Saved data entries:
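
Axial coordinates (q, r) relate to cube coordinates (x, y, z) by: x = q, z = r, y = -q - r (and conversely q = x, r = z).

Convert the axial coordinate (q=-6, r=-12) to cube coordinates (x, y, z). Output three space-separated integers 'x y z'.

Answer: -6 18 -12

Derivation:
x = q = -6
z = r = -12
y = -x - z = -(-6) - (-12) = 18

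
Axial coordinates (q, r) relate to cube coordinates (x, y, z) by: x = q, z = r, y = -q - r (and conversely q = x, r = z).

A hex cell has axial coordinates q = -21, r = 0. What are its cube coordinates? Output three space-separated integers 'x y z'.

x = q = -21
z = r = 0
y = -x - z = -(-21) - (0) = 21

Answer: -21 21 0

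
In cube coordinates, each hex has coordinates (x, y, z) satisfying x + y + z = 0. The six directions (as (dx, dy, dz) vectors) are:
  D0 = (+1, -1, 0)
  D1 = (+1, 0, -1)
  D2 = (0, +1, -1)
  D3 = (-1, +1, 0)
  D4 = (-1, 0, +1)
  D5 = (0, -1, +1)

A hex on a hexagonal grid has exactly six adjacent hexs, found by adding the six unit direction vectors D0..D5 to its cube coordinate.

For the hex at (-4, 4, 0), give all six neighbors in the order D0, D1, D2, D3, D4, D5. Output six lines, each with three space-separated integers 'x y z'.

Center: (-4, 4, 0). Add each direction:
  D0: (-4, 4, 0) + (1, -1, 0) = (-3, 3, 0)
  D1: (-4, 4, 0) + (1, 0, -1) = (-3, 4, -1)
  D2: (-4, 4, 0) + (0, 1, -1) = (-4, 5, -1)
  D3: (-4, 4, 0) + (-1, 1, 0) = (-5, 5, 0)
  D4: (-4, 4, 0) + (-1, 0, 1) = (-5, 4, 1)
  D5: (-4, 4, 0) + (0, -1, 1) = (-4, 3, 1)

Answer: -3 3 0
-3 4 -1
-4 5 -1
-5 5 0
-5 4 1
-4 3 1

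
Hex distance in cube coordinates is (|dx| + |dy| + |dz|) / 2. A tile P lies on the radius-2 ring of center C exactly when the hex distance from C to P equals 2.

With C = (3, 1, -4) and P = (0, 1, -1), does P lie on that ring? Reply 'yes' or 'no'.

|px - cx| = |0 - 3| = 3
|py - cy| = |1 - 1| = 0
|pz - cz| = |-1 - (-4)| = 3
distance = (3+0+3)/2 = 6/2 = 3
radius = 2; distance != radius -> no

Answer: no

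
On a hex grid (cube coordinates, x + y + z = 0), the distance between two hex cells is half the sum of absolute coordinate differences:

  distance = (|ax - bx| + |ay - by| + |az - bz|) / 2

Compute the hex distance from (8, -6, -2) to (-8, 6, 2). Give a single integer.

|ax - bx| = |8 - (-8)| = 16
|ay - by| = |-6 - 6| = 12
|az - bz| = |-2 - 2| = 4
distance = (16 + 12 + 4) / 2 = 32 / 2 = 16

Answer: 16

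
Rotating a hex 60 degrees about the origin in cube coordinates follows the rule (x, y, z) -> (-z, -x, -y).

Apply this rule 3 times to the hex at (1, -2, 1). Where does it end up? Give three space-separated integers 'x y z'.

Answer: -1 2 -1

Derivation:
Start: (1, -2, 1)
Step 1: (1, -2, 1) -> (-(1), -(1), -(-2)) = (-1, -1, 2)
Step 2: (-1, -1, 2) -> (-(2), -(-1), -(-1)) = (-2, 1, 1)
Step 3: (-2, 1, 1) -> (-(1), -(-2), -(1)) = (-1, 2, -1)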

What the exercise asks: Lines from the entries that contain the word "exactly" are what the answer must hold.

Task solution:
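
A hex on a hexagonal grid has exactly six adjacent hexs, found by adding the six unit direction vectors D0..D5 to its cube coordinate.
Hex distance in cube coordinates is (|dx| + |dy| + |dz|) / 2. A tile P lies on the radius-2 ring of center C exactly when the hex distance from C to P equals 2.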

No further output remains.